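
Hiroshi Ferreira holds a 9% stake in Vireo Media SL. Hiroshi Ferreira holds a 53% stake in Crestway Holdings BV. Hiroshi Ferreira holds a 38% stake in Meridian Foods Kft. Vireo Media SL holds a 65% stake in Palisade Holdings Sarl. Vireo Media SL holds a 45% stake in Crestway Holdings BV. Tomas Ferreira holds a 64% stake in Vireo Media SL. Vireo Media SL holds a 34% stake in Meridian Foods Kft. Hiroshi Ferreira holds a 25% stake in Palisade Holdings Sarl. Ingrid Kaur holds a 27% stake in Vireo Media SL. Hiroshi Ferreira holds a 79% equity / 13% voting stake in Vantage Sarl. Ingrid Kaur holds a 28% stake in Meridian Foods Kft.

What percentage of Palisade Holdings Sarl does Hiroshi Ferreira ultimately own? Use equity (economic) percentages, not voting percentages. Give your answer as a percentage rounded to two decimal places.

Hiroshi reaches Palisade along 2 paths.
Direct stake: 25% = 25%.
Via Vireo: 9% × 65% = 5.85%.
Total: 25% + 5.85% = 30.85%.

30.85%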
------
● Activity: In the material above, the line with "What percentage of" marks the start. Print it and every line after it through the last, exactly.

● Written solution:
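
What percentage of Palisade Holdings Sarl does Hiroshi Ferreira ultimately own? Use equity (economic) percentages, not voting percentages. Give your answer as a percentage rounded to two decimal places.

Hiroshi reaches Palisade along 2 paths.
Direct stake: 25% = 25%.
Via Vireo: 9% × 65% = 5.85%.
Total: 25% + 5.85% = 30.85%.

30.85%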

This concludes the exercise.